### Task requirements
Starting with the line that contains "A rectangular footing 3.5", reproduce each line through the end of the entries exactly as written.

[Information supplied Boundary: Start]

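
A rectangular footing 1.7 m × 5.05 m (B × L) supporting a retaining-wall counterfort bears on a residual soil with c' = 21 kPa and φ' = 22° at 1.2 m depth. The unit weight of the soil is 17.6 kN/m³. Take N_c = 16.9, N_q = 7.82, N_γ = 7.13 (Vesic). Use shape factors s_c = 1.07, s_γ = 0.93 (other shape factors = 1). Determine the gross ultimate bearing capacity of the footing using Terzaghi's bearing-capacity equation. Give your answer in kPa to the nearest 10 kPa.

Effective surcharge at the founding depth q = γ·D_f = 17.6 × 1.2 = 21.12 kPa.
q_ult = c·N_c·s_c + q·N_q + 0.5·γ·B·N_γ·s_γ
     = 21 × 16.9 × 1.07 + 21.12 × 7.82 + 0.5 × 17.6 × 1.7 × 7.13 × 0.93
     = 379.74 + 165.16 + 99.198 = 644.1 kPa.

q_ult ≈ 640 kPa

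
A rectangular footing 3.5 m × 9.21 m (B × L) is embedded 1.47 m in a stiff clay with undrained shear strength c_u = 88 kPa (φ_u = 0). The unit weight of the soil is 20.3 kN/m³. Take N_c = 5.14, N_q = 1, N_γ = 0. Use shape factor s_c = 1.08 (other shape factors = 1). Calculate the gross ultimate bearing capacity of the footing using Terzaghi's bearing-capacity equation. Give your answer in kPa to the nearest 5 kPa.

q_ult ≈ 520 kPa

q = γ·D_f = 20.3 × 1.47 = 29.841 kPa.
c·N_c·s_c = 88 × 5.14 × 1.08 = 488.51 kPa
q·N_q = 29.841 × 1 = 29.841 kPa
q_ult = 488.51 + 29.841 = 518.35 kPa.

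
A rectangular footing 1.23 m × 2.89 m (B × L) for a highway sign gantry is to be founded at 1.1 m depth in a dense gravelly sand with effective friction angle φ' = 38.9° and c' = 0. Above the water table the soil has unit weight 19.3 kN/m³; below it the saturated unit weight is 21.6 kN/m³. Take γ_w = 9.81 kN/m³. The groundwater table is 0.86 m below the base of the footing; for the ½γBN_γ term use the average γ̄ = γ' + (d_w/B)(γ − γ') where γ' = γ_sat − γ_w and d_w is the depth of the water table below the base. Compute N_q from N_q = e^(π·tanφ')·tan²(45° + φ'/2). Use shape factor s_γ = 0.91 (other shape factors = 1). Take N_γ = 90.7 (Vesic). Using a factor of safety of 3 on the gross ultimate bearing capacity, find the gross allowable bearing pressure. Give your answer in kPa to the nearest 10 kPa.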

[Information supplied Boundary: End]

### Expected answer
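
A rectangular footing 3.5 m × 9.21 m (B × L) is embedded 1.47 m in a stiff clay with undrained shear strength c_u = 88 kPa (φ_u = 0). The unit weight of the soil is 20.3 kN/m³. Take N_c = 5.14, N_q = 1, N_γ = 0. Use shape factor s_c = 1.08 (other shape factors = 1). Calculate the gross ultimate bearing capacity of the footing using Terzaghi's bearing-capacity equation. Give your answer in kPa to the nearest 5 kPa.

q_ult ≈ 520 kPa

q = γ·D_f = 20.3 × 1.47 = 29.841 kPa.
c·N_c·s_c = 88 × 5.14 × 1.08 = 488.51 kPa
q·N_q = 29.841 × 1 = 29.841 kPa
q_ult = 488.51 + 29.841 = 518.35 kPa.

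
A rectangular footing 1.23 m × 2.89 m (B × L) for a highway sign gantry is to be founded at 1.1 m depth in a dense gravelly sand with effective friction angle φ' = 38.9° and c' = 0. Above the water table the soil has unit weight 19.3 kN/m³; below it the saturated unit weight is 21.6 kN/m³. Take γ_w = 9.81 kN/m³. The groundwater table is 0.86 m below the base of the footing; for the ½γBN_γ term use the average γ̄ = γ' + (d_w/B)(γ − γ') where γ' = γ_sat − γ_w and d_w is the depth of the water table below the base. Compute N_q from N_q = e^(π·tanφ')·tan²(45° + φ'/2). Use shape factor s_γ = 0.91 (other shape factors = 1). Take N_γ = 90.7 (Vesic). Using a factor of safety of 3 on the gross ultimate bearing capacity, find the gross allowable bearing pressure. Give your answer in kPa to the nearest 10 kPa.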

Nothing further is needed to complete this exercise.